(Beginning of Exercise inputs)
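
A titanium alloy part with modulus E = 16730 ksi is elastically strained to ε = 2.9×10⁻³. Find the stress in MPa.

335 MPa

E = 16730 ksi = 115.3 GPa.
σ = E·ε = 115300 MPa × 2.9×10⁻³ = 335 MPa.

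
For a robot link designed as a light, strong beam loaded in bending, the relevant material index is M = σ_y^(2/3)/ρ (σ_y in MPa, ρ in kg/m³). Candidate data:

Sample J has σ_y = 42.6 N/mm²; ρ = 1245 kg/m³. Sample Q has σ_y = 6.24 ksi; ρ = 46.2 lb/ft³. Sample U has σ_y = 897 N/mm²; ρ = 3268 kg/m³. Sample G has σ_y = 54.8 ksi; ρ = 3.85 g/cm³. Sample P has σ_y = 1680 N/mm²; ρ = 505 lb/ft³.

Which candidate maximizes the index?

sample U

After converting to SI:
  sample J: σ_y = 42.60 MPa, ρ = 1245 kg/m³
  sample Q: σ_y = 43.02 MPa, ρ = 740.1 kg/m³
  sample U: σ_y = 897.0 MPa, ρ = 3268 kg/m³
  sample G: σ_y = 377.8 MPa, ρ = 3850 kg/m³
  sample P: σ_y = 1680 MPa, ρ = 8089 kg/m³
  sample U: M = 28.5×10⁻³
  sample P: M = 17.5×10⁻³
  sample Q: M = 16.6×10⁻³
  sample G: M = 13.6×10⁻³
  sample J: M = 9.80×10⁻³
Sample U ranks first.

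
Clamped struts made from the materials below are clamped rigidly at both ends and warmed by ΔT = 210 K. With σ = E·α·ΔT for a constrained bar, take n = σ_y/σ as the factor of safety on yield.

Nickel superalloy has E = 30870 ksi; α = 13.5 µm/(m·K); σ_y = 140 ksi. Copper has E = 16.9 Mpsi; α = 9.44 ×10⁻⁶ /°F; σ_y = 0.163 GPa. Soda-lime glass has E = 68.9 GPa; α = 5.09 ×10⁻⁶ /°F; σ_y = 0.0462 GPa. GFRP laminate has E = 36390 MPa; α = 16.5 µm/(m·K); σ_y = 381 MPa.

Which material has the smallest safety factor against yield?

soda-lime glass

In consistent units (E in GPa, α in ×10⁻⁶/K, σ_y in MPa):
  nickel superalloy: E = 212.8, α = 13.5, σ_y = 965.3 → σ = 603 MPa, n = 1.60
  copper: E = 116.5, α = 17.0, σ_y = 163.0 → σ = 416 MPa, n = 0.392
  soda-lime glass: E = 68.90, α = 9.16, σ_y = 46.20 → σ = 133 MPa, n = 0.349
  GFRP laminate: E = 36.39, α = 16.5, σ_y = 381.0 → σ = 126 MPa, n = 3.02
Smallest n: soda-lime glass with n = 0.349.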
(End of Exercise inputs)
(Beginning of Exercise inputs)
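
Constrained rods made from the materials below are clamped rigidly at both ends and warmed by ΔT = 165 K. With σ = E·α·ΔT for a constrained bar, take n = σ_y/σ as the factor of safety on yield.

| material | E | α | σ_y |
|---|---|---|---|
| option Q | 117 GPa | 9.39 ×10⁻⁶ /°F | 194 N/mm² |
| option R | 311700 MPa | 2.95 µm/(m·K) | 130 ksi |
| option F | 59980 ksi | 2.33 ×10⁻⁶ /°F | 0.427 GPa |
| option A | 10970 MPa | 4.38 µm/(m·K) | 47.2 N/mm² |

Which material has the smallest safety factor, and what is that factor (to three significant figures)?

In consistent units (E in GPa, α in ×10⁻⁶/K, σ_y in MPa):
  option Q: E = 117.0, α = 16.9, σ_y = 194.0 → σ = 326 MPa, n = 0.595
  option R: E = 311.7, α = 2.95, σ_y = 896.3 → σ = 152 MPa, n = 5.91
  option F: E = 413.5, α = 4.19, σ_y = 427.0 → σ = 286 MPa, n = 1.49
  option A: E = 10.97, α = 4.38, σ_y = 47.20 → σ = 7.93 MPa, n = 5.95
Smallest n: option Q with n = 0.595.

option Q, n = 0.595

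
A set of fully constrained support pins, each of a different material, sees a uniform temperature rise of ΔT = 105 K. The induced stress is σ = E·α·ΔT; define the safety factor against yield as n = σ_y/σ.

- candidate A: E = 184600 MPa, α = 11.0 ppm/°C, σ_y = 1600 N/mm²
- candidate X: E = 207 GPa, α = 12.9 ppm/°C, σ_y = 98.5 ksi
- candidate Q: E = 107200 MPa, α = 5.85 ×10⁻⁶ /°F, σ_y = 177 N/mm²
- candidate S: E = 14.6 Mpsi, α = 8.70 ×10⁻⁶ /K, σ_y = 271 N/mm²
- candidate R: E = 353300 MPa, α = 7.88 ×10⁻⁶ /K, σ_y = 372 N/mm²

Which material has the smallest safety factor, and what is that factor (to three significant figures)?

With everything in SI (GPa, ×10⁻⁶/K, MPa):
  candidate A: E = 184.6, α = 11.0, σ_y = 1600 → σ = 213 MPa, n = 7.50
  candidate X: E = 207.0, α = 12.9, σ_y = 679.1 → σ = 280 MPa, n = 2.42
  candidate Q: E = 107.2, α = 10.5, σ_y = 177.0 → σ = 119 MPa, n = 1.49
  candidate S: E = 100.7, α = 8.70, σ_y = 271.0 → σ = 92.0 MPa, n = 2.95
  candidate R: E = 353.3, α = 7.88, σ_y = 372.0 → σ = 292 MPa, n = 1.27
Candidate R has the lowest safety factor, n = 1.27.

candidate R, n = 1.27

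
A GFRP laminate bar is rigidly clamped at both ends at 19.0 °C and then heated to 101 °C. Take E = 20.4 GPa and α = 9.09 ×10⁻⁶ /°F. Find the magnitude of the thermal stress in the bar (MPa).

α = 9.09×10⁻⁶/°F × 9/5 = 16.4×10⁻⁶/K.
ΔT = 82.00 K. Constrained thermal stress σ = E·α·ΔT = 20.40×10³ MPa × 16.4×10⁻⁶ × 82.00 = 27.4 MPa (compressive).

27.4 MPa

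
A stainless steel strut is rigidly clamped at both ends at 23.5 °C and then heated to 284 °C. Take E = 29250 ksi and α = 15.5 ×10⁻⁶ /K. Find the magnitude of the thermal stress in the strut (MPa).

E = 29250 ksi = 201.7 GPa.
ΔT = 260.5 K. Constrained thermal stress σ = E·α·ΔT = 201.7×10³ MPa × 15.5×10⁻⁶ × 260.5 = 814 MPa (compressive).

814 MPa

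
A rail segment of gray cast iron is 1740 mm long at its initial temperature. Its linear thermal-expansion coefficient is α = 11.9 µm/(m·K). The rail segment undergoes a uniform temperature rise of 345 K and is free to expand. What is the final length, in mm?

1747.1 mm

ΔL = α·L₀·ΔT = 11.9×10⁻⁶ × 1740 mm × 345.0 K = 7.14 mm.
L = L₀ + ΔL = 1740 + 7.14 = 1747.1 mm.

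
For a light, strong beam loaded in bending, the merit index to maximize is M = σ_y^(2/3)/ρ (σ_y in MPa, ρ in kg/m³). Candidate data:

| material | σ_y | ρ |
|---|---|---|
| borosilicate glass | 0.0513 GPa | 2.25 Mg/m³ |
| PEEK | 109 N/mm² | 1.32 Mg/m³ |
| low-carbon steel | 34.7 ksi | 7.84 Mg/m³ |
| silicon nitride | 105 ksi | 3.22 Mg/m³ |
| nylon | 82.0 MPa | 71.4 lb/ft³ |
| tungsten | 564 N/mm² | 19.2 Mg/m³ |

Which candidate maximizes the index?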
(End of Exercise inputs)
(Beginning of Exercise inputs)
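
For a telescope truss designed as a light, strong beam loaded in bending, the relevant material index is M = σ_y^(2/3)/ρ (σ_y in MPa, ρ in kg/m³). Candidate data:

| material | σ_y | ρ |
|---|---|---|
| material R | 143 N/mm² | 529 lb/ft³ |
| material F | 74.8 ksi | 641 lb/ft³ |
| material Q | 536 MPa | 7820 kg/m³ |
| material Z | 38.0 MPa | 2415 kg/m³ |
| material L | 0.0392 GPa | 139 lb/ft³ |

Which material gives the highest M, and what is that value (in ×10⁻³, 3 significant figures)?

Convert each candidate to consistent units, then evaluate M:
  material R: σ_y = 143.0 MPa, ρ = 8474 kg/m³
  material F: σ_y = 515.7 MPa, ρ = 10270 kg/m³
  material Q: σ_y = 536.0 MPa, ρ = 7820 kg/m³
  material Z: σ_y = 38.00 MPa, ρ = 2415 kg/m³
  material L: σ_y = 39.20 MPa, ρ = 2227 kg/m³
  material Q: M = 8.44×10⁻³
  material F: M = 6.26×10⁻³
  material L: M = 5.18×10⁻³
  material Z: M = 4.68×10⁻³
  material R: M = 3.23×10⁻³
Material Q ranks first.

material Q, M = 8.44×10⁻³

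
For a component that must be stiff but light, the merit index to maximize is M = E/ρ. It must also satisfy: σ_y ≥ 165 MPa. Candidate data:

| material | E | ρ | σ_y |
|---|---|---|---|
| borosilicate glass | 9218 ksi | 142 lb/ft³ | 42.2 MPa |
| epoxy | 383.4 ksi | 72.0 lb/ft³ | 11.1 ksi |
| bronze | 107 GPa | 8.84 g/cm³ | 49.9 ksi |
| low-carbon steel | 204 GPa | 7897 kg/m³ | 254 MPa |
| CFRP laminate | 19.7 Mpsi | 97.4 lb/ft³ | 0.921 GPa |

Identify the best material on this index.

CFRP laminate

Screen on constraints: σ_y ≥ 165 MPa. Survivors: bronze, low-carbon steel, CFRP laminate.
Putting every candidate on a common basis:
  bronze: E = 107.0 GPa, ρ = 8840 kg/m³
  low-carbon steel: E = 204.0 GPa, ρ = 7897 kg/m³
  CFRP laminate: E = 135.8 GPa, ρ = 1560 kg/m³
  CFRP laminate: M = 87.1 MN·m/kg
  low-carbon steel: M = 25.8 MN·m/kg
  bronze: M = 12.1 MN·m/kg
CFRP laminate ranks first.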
(End of Exercise inputs)
With the first line being the one containing "529 lb/ft³ |" and the last line the one containing "0.921 GPa |", transcribe exactly the lines above that fall in that range.

Answer for the task |
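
| material R | 143 N/mm² | 529 lb/ft³ |
| material F | 74.8 ksi | 641 lb/ft³ |
| material Q | 536 MPa | 7820 kg/m³ |
| material Z | 38.0 MPa | 2415 kg/m³ |
| material L | 0.0392 GPa | 139 lb/ft³ |

Which material gives the highest M, and what is that value (in ×10⁻³, 3 significant figures)?

Convert each candidate to consistent units, then evaluate M:
  material R: σ_y = 143.0 MPa, ρ = 8474 kg/m³
  material F: σ_y = 515.7 MPa, ρ = 10270 kg/m³
  material Q: σ_y = 536.0 MPa, ρ = 7820 kg/m³
  material Z: σ_y = 38.00 MPa, ρ = 2415 kg/m³
  material L: σ_y = 39.20 MPa, ρ = 2227 kg/m³
  material Q: M = 8.44×10⁻³
  material F: M = 6.26×10⁻³
  material L: M = 5.18×10⁻³
  material Z: M = 4.68×10⁻³
  material R: M = 3.23×10⁻³
Material Q ranks first.

material Q, M = 8.44×10⁻³

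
For a component that must be stiff but light, the merit index to maximize is M = E/ρ. It must also satisfy: σ_y ≥ 165 MPa. Candidate data:

| material | E | ρ | σ_y |
|---|---|---|---|
| borosilicate glass | 9218 ksi | 142 lb/ft³ | 42.2 MPa |
| epoxy | 383.4 ksi | 72.0 lb/ft³ | 11.1 ksi |
| bronze | 107 GPa | 8.84 g/cm³ | 49.9 ksi |
| low-carbon steel | 204 GPa | 7897 kg/m³ | 254 MPa |
| CFRP laminate | 19.7 Mpsi | 97.4 lb/ft³ | 0.921 GPa |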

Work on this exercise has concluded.